**Problem**: Copy out every line from the records that includes "must".

**Given records**:
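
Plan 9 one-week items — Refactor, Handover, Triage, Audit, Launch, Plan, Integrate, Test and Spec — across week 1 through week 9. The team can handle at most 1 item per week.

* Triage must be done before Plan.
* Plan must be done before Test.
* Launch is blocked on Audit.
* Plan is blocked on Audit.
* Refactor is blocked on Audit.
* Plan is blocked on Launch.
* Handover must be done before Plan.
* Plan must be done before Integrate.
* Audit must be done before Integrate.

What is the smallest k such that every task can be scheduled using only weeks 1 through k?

9 weeks

The precedence chain requires at least 4 distinct weeks.
With at most 1 per week and 9 tasks, at least 9 weeks are needed.
9 works (last occupied week: week 9): for example Triage -> week 4; Plan -> week 5; Audit -> week 1; Refactor -> week 7; Integrate -> week 6; Test -> week 8; Spec -> week 9; Handover -> week 3; Launch -> week 2.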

**Expected answer**:
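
* Triage must be done before Plan.
* Plan must be done before Test.
* Handover must be done before Plan.
* Plan must be done before Integrate.
* Audit must be done before Integrate.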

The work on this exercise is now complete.